* **Brief**:
For every line of the material below, check for the string "Evaluate" and return the line if it is there.

* **Available records**:
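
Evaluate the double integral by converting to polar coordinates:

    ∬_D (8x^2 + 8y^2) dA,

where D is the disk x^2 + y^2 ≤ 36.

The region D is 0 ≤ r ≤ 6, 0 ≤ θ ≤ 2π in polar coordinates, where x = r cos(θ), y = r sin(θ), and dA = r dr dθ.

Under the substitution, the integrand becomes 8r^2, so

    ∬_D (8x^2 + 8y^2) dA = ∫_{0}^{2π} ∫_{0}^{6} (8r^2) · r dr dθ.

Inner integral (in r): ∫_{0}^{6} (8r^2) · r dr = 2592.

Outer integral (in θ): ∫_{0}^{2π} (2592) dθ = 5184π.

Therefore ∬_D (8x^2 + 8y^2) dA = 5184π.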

---

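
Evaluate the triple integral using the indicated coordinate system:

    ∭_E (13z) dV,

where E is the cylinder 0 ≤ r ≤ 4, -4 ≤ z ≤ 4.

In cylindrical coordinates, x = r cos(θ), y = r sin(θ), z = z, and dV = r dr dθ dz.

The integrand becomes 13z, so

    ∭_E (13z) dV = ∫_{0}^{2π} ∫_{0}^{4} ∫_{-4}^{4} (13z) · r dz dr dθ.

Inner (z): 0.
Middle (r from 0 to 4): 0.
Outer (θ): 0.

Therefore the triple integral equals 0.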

* **Task response**:
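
Evaluate the double integral by converting to polar coordinates:
Evaluate the triple integral using the indicated coordinate system: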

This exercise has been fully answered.